### Task description
Report the number of lines below in which the word "less" occurs. Nothing else is needed.

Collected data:
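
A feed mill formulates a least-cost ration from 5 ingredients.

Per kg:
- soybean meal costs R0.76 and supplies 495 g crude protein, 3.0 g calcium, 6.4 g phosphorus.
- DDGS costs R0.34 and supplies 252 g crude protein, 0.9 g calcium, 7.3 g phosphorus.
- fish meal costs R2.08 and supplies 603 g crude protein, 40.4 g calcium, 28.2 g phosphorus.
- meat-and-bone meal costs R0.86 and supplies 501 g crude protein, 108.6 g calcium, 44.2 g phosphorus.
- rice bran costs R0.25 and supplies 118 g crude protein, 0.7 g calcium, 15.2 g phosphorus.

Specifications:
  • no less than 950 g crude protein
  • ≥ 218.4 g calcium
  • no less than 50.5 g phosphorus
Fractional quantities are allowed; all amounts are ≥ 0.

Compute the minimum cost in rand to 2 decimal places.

Treat it as an LP. Let x1 = kg of soybean meal, x2 = kg of DDGS, x3 = kg of fish meal, x4 = kg of meat-and-bone meal, x5 = kg of rice bran.
Minimize 0.76x1 + 0.34x2 + 2.08x3 + 0.86x4 + 0.25x5 subject to:
  495x1 + 252x2 + 603x3 + 501x4 + 118x5 ≥ 950   (crude protein)
  3x1 + 0.9x2 + 40.4x3 + 108.6x4 + 0.7x5 ≥ 218.4   (calcium)
  6.4x1 + 7.3x2 + 28.2x3 + 44.2x4 + 15.2x5 ≥ 50.5   (phosphorus)
  x1, x2, x3, x4, x5 ≥ 0.
The optimal basis is {meat-and-bone meal}; soybean meal, DDGS, fish meal, rice bran drop out. There the calcium constraint is tight.
That vertex is x4 = 2.011.
Total cost: 0.86·2.011 = 1.7295.

R1.73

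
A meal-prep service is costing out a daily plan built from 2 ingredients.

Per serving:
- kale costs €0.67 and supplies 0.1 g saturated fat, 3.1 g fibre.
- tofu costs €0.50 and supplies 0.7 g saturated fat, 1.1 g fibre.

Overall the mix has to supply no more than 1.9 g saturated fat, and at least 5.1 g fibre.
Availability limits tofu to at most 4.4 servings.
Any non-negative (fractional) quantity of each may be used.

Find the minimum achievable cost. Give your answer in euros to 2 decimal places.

€1.10

Let x1 = servings of kale, x2 = servings of tofu.
min 0.67x1 + 0.5x2 s.t.:
  0.1x1 + 0.7x2 ≤ 1.9   (saturated fat)
  3.1x1 + 1.1x2 ≥ 5.1   (fibre)
  x2 ≤ 4.4
  x1, x2 ≥ 0.
At the optimum only kale is positive (tofu = 0). There the fibre constraint is tight.
So kale = 1.645 servings.
Objective = 0.67·1.645 = 1.1022.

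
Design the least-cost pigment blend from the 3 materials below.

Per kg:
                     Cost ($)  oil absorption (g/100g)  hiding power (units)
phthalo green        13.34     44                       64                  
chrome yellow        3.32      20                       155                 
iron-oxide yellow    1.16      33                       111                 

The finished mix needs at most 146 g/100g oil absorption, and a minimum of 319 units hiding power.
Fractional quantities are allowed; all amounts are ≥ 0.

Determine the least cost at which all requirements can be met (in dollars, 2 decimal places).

Let x1 = kg of phthalo green, x2 = kg of chrome yellow, x3 = kg of iron-oxide yellow.
Minimize 13.34x1 + 3.32x2 + 1.16x3 s.t.:
  44x1 + 20x2 + 33x3 ≤ 146   (oil absorption)
  64x1 + 155x2 + 111x3 ≥ 319   (hiding power)
  x1, x2, x3 ≥ 0.
The optimal basis is {iron-oxide yellow}; phthalo green, chrome yellow drop out. There the hiding power constraint is tight.
Solving gives x3 = 2.874.
Objective = 1.16·2.874 = 3.3338.

$3.33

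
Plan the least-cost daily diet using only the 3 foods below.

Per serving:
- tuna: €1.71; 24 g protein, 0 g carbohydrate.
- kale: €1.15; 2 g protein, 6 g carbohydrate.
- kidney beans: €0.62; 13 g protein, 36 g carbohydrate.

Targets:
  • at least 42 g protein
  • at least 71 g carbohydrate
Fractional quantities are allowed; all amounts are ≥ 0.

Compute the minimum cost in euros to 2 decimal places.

€2.00

This is a linear program. Let x1 = servings of tuna, x2 = servings of kale, x3 = servings of kidney beans.
Minimize 1.71x1 + 1.15x2 + 0.62x3 with:
  24x1 + 2x2 + 13x3 ≥ 42   (protein)
  6x2 + 36x3 ≥ 71   (carbohydrate)
  x1, x2, x3 ≥ 0.
The minimum-cost mix takes nothing from tuna, kale — only kidney beans. There the protein constraint is tight.
Solving gives x3 = 3.231.
Total cost: 0.62·3.231 = 2.0032.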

### Written response
2